### EXERCISE DETAILS
Below is a set of entries; give all of them again exactly.

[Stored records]
◇ ◇ ◇ ◇
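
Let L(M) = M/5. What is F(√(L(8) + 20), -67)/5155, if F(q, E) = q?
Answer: 6*√15/25775 ≈ 0.00090157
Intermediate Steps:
L(M) = M/5 (L(M) = M*(⅕) = M/5)
F(√(L(8) + 20), -67)/5155 = √((⅕)*8 + 20)/5155 = √(8/5 + 20)*(1/5155) = √(108/5)*(1/5155) = (6*√15/5)*(1/5155) = 6*√15/25775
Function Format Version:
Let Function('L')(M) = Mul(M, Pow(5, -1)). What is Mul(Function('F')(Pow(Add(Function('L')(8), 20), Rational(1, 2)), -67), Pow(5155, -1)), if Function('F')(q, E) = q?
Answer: Mul(Rational(6, 25775), Pow(15, Rational(1, 2))) ≈ 0.00090157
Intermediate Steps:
Function('L')(M) = Mul(Rational(1, 5), M) (Function('L')(M) = Mul(M, Rational(1, 5)) = Mul(Rational(1, 5), M))
Mul(Function('F')(Pow(Add(Function('L')(8), 20), Rational(1, 2)), -67), Pow(5155, -1)) = Mul(Pow(Add(Mul(Rational(1, 5), 8), 20), Rational(1, 2)), Pow(5155, -1)) = Mul(Pow(Add(Rational(8, 5), 20), Rational(1, 2)), Rational(1, 5155)) = Mul(Pow(Rational(108, 5), Rational(1, 2)), Rational(1, 5155)) = Mul(Mul(Rational(6, 5), Pow(15, Rational(1, 2))), Rational(1, 5155)) = Mul(Rational(6, 25775), Pow(15, Rational(1, 2)))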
◇ ◇ ◇ ◇
### ANSWER BELOW
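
Let L(M) = M/5. What is F(√(L(8) + 20), -67)/5155, if F(q, E) = q?
Answer: 6*√15/25775 ≈ 0.00090157
Intermediate Steps:
L(M) = M/5 (L(M) = M*(⅕) = M/5)
F(√(L(8) + 20), -67)/5155 = √((⅕)*8 + 20)/5155 = √(8/5 + 20)*(1/5155) = √(108/5)*(1/5155) = (6*√15/5)*(1/5155) = 6*√15/25775
Function Format Version:
Let Function('L')(M) = Mul(M, Pow(5, -1)). What is Mul(Function('F')(Pow(Add(Function('L')(8), 20), Rational(1, 2)), -67), Pow(5155, -1)), if Function('F')(q, E) = q?
Answer: Mul(Rational(6, 25775), Pow(15, Rational(1, 2))) ≈ 0.00090157
Intermediate Steps:
Function('L')(M) = Mul(Rational(1, 5), M) (Function('L')(M) = Mul(M, Rational(1, 5)) = Mul(Rational(1, 5), M))
Mul(Function('F')(Pow(Add(Function('L')(8), 20), Rational(1, 2)), -67), Pow(5155, -1)) = Mul(Pow(Add(Mul(Rational(1, 5), 8), 20), Rational(1, 2)), Pow(5155, -1)) = Mul(Pow(Add(Rational(8, 5), 20), Rational(1, 2)), Rational(1, 5155)) = Mul(Pow(Rational(108, 5), Rational(1, 2)), Rational(1, 5155)) = Mul(Mul(Rational(6, 5), Pow(15, Rational(1, 2))), Rational(1, 5155)) = Mul(Rational(6, 25775), Pow(15, Rational(1, 2)))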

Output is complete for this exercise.